* [ASSIGNMENT]: What is asked for is the whole listing, given again word for word.

** DATASET EXCERPTS follows **

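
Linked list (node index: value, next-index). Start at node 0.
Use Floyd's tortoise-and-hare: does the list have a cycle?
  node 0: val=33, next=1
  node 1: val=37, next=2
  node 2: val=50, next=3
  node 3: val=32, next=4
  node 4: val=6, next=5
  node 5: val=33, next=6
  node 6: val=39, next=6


Floyd's tortoise (slow, +1) and hare (fast, +2):
  init: slow=0, fast=0
  step 1: slow=1, fast=2
  step 2: slow=2, fast=4
  step 3: slow=3, fast=6
  step 4: slow=4, fast=6
  step 5: slow=5, fast=6
  step 6: slow=6, fast=6
  slow == fast at node 6: cycle detected

Cycle: yes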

** End of DATASET EXCERPTS **

* [TASK RESPONSE]:
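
Linked list (node index: value, next-index). Start at node 0.
Use Floyd's tortoise-and-hare: does the list have a cycle?
  node 0: val=33, next=1
  node 1: val=37, next=2
  node 2: val=50, next=3
  node 3: val=32, next=4
  node 4: val=6, next=5
  node 5: val=33, next=6
  node 6: val=39, next=6


Floyd's tortoise (slow, +1) and hare (fast, +2):
  init: slow=0, fast=0
  step 1: slow=1, fast=2
  step 2: slow=2, fast=4
  step 3: slow=3, fast=6
  step 4: slow=4, fast=6
  step 5: slow=5, fast=6
  step 6: slow=6, fast=6
  slow == fast at node 6: cycle detected

Cycle: yes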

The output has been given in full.